→ EXERCISE BRIEF
Where does "read" appear in the data? Return each line that holds it.

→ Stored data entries

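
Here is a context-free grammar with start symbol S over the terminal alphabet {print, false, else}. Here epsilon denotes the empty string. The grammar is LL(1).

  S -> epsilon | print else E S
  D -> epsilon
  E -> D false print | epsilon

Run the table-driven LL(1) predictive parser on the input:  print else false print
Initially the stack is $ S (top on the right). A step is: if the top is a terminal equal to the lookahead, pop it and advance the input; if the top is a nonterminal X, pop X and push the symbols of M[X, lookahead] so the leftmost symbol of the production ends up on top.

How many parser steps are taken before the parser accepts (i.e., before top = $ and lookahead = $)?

8

     Stack              Input                     Action
  1  $ S                print else false print $  expand S -> print else E S
  2  $ S E else print   print else false print $  match print
  3  $ S E else         else false print $        match else
  4  $ S E              false print $             expand E -> D false print
  5  $ S print false D  false print $             expand D -> epsilon
  6  $ S print false    false print $             match false
  7  $ S print          print $                   match print
  8  $ S                $                         expand S -> epsilon
Accept reached after 8 steps.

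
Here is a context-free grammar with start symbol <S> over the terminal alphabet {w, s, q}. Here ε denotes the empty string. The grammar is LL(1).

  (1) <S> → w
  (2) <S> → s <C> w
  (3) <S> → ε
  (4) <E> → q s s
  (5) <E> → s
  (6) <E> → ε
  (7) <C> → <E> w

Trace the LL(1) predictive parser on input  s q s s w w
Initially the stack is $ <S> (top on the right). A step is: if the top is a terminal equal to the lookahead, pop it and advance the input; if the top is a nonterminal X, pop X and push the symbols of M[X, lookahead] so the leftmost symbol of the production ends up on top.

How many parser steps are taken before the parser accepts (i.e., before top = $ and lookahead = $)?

9

step 1: stack=$ <S>  input=s q s s w w $  — expand <S> → s <C> w
step 2: stack=$ w <C> s  input=s q s s w w $  — match s
step 3: stack=$ w <C>  input=q s s w w $  — expand <C> → <E> w
step 4: stack=$ w w <E>  input=q s s w w $  — expand <E> → q s s
step 5: stack=$ w w s s q  input=q s s w w $  — match q
step 6: stack=$ w w s s  input=s s w w $  — match s
step 7: stack=$ w w s  input=s w w $  — match s
step 8: stack=$ w w  input=w w $  — match w
step 9: stack=$ w  input=w $  — match w
Accept reached after 9 steps.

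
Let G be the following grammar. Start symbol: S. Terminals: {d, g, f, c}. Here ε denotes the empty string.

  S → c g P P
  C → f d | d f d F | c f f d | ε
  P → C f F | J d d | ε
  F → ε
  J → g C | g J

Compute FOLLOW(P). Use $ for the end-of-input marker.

FIRST(S) = {c}
FIRST(C) = {ε, c, d, f}
FIRST(F) = {ε}
FIRST(J) = {g}
FIRST(P) = {ε, c, d, f, g}  (via C f F, J d d)
FOLLOW(S) includes $ since S is the start symbol.
FOLLOW(S): S appears on no right-hand side. Thus FOLLOW(S) = {$}.
FOLLOW(P): in S→c g P P (occurrence 1), P is followed by P with FIRST {ε, c, d, f, g}; in S→c g P P (occurrence 1), the suffix after P is nullable, so FOLLOW(P) ⊇ FOLLOW(S) = {$}; in S→c g P P (occurrence 2), the suffix after P is empty, so FOLLOW(P) ⊇ FOLLOW(S) = {$}. Thus FOLLOW(P) = {$, c, d, f, g}.
FOLLOW(J): in P→J d d, J is followed by d d with FIRST {d}; in J→g J, the suffix after J is empty (adds nothing new). Thus FOLLOW(J) = {d}.
FOLLOW(C): in P→C f F, C is followed by f F with FIRST {f}; in J→g C, the suffix after C is empty, so FOLLOW(C) ⊇ FOLLOW(J) = {d}. Thus FOLLOW(C) = {d, f}.
FOLLOW(F): in C→d f d F, the suffix after F is empty, so FOLLOW(F) ⊇ FOLLOW(C) = {d, f}; in P→C f F, the suffix after F is empty, so FOLLOW(F) ⊇ FOLLOW(P) = {$, c, d, f, g}. Thus FOLLOW(F) = {$, c, d, f, g}.

{$, c, d, f, g}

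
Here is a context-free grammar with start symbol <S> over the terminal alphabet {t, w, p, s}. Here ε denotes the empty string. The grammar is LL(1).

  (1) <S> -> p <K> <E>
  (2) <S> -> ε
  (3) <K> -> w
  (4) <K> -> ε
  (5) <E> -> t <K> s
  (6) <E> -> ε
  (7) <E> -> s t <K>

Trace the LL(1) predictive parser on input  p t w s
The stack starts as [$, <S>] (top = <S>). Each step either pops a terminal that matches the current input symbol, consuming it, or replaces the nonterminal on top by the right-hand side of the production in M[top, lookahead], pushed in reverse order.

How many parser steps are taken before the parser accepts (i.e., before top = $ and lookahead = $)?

step 1: stack=$ <S>  input=p t w s $  — expand <S> -> p <K> <E>
step 2: stack=$ <E> <K> p  input=p t w s $  — match p
step 3: stack=$ <E> <K>  input=t w s $  — expand <K> -> ε
step 4: stack=$ <E>  input=t w s $  — expand <E> -> t <K> s
step 5: stack=$ s <K> t  input=t w s $  — match t
step 6: stack=$ s <K>  input=w s $  — expand <K> -> w
step 7: stack=$ s w  input=w s $  — match w
step 8: stack=$ s  input=s $  — match s
Accept reached after 8 steps.

8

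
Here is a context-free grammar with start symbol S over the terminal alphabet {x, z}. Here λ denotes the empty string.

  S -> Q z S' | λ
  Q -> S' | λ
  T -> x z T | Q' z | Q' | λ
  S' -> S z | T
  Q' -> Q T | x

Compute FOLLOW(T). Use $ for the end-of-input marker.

{$, x, z}

FIRST(S) = {λ, x, z}  (via Q z S')
FIRST(Q) = {λ, x, z}  (via S')
FIRST(T) = {λ, x, z}  (via Q' z, Q')
FIRST(S') = {λ, x, z}  (via S z, T)
FIRST(Q') = {λ, x, z}  (via Q T)
FOLLOW(S) includes $ since S is the start symbol.
FOLLOW(S): in S'->S z, S is followed by z with FIRST {z}. Thus FOLLOW(S) = {$, z}.
FOLLOW(Q): in S->Q z S', Q is followed by z S' with FIRST {z}; in Q'->Q T, Q is followed by T with FIRST {λ, x, z}; in Q'->Q T, the suffix after Q is nullable, so FOLLOW(Q) ⊇ FOLLOW(Q') = {$, x, z}. Thus FOLLOW(Q) = {$, x, z}.
FOLLOW(S'): in S->Q z S', the suffix after S' is empty, so FOLLOW(S') ⊇ FOLLOW(S) = {$, z}; in Q->S', the suffix after S' is empty, so FOLLOW(S') ⊇ FOLLOW(Q) = {$, x, z}. Thus FOLLOW(S') = {$, x, z}.
FOLLOW(T): in T->x z T, the suffix after T is empty (adds nothing new); in S'->T, the suffix after T is empty, so FOLLOW(T) ⊇ FOLLOW(S') = {$, x, z}; in Q'->Q T, the suffix after T is empty, so FOLLOW(T) ⊇ FOLLOW(Q') = {$, x, z}. Thus FOLLOW(T) = {$, x, z}.
FOLLOW(Q'): in T->Q' z, Q' is followed by z with FIRST {z}; in T->Q', the suffix after Q' is empty, so FOLLOW(Q') ⊇ FOLLOW(T) = {$, x, z}. Thus FOLLOW(Q') = {$, x, z}.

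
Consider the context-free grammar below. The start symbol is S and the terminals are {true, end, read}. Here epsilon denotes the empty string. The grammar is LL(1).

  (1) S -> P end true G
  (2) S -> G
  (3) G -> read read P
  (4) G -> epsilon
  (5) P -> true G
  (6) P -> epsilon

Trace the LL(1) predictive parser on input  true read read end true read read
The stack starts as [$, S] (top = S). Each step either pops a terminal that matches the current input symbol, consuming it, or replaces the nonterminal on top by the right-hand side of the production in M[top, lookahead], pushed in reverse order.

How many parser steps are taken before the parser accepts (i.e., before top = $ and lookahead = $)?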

→ RESPONSE FOR THIS EXERCISE
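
Consider the context-free grammar below. The start symbol is S and the terminals are {true, end, read}. Here epsilon denotes the empty string. The grammar is LL(1).
  (3) G -> read read P
Trace the LL(1) predictive parser on input  true read read end true read read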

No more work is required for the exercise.